*Data for this exercise*
_ _ _ _ _ _ _
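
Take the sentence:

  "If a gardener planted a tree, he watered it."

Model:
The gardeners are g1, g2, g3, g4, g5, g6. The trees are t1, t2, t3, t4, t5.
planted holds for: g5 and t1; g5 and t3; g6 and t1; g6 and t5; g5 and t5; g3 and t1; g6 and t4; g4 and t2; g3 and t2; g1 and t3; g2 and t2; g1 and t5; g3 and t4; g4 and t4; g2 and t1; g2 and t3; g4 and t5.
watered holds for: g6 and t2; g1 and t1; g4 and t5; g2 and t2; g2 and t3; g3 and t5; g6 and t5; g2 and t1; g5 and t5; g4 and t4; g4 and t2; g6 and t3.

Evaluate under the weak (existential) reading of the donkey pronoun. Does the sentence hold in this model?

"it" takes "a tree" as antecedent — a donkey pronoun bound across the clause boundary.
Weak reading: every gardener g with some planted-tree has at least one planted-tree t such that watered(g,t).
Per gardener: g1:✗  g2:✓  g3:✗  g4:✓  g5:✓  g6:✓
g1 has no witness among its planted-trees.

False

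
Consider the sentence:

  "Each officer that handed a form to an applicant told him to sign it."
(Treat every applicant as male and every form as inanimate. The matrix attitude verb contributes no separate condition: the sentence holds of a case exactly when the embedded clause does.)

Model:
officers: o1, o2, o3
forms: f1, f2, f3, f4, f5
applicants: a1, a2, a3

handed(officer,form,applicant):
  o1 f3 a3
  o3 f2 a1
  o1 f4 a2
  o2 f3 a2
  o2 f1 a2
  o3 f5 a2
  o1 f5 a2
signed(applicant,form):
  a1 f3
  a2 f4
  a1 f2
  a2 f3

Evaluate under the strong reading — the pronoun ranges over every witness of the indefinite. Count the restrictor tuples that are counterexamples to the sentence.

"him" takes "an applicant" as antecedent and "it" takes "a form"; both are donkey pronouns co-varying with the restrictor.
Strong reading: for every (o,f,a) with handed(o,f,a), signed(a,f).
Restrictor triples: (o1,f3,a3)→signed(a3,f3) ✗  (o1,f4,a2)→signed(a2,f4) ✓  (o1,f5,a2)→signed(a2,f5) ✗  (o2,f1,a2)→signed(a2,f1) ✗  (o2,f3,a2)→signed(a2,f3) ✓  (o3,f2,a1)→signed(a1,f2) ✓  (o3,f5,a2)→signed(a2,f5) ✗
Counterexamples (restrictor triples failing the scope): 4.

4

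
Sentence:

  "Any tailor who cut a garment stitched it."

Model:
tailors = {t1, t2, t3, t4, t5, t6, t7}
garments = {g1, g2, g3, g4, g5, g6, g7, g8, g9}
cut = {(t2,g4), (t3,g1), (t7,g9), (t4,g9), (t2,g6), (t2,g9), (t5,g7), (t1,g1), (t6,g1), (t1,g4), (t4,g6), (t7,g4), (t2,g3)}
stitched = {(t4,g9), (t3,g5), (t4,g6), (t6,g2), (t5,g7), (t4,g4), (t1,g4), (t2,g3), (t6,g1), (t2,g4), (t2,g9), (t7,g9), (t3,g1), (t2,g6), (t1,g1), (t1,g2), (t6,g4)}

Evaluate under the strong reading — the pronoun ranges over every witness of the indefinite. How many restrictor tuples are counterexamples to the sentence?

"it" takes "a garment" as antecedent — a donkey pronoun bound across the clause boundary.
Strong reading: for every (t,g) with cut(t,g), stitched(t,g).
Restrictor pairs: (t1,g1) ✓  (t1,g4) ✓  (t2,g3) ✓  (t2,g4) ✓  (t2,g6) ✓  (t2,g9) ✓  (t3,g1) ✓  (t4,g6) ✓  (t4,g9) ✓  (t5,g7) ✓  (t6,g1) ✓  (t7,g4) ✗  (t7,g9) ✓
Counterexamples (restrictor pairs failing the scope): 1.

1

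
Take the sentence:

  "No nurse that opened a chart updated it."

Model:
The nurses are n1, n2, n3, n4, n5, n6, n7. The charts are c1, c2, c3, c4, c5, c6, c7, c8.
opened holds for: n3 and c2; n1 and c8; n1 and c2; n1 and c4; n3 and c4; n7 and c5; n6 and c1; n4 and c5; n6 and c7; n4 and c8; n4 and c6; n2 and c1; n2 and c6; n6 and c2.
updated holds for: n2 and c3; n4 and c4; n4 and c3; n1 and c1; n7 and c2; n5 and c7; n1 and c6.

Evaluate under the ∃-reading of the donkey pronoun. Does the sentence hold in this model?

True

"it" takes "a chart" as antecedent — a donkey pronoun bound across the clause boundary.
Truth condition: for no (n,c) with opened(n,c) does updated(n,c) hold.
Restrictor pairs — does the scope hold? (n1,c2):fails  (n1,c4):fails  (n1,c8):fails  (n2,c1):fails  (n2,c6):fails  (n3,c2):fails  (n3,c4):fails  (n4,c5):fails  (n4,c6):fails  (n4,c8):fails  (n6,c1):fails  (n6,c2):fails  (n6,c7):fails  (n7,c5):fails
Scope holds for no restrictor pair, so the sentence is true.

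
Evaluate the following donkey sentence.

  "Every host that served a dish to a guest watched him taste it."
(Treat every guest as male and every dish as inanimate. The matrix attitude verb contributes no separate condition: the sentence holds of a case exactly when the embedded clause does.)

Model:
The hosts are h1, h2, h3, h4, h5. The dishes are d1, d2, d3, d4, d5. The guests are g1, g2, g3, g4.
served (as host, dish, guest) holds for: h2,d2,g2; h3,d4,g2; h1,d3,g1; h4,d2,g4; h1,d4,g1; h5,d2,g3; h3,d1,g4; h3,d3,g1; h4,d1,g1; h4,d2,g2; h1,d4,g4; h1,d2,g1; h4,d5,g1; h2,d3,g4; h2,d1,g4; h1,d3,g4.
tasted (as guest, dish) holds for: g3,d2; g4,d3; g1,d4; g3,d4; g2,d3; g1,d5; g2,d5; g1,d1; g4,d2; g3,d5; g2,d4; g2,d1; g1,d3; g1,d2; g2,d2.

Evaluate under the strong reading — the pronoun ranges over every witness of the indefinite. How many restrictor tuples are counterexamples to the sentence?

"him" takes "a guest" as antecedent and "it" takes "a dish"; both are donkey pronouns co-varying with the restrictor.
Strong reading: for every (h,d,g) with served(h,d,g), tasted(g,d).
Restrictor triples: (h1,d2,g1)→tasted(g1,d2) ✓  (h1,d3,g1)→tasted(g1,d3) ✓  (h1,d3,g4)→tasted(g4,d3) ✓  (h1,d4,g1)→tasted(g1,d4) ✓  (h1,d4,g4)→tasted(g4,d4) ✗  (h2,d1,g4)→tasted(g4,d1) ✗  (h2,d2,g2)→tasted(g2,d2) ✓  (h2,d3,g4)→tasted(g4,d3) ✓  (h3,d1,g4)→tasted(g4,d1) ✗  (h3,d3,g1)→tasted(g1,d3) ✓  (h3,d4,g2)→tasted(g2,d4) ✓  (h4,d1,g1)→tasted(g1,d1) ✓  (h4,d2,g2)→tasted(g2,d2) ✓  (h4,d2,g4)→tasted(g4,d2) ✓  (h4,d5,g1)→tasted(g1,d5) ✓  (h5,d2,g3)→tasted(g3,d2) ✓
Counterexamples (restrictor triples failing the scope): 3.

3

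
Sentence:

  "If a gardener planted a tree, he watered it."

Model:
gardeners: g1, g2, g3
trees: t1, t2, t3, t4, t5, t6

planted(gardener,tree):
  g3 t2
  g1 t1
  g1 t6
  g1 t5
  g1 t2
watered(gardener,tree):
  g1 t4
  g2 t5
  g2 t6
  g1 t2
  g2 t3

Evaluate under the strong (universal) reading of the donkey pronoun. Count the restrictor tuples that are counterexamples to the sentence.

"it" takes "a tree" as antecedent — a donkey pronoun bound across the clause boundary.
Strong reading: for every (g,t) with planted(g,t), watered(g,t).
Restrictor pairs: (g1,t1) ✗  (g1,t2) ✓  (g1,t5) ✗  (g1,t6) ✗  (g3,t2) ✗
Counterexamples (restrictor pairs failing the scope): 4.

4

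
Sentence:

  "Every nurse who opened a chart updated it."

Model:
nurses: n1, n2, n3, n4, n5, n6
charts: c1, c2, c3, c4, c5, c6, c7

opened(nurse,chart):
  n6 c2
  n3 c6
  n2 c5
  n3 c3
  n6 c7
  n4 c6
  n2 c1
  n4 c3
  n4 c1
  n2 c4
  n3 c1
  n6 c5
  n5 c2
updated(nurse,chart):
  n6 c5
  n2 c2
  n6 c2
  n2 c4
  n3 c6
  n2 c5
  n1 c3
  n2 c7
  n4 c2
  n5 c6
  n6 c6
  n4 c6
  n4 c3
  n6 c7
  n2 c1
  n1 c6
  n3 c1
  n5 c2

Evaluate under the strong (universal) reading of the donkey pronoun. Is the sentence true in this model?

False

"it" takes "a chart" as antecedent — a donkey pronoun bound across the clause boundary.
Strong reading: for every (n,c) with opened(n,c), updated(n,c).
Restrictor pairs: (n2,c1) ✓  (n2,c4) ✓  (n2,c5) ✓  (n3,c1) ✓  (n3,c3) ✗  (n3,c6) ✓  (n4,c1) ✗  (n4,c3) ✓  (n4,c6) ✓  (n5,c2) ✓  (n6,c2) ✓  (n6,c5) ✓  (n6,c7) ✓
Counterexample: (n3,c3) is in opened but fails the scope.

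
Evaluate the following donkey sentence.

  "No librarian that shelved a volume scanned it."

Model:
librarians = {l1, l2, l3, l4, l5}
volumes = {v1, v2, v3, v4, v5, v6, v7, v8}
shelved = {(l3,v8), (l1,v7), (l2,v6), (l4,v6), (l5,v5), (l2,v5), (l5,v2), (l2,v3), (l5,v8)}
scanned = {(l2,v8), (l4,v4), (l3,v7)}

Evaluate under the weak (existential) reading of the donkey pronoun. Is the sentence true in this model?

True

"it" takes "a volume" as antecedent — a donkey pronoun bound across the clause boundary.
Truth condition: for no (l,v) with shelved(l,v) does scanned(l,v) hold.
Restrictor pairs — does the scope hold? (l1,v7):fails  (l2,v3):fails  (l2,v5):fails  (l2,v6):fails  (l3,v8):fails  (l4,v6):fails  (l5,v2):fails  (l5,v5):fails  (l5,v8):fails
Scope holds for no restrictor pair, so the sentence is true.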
_ _ _ _ _ _ _
Scan the listing above for the word "matrix" and show each line where it is found.

*Your solution*
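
(Treat every applicant as male and every form as inanimate. The matrix attitude verb contributes no separate condition: the sentence holds of a case exactly when the embedded clause does.)
(Treat every guest as male and every dish as inanimate. The matrix attitude verb contributes no separate condition: the sentence holds of a case exactly when the embedded clause does.)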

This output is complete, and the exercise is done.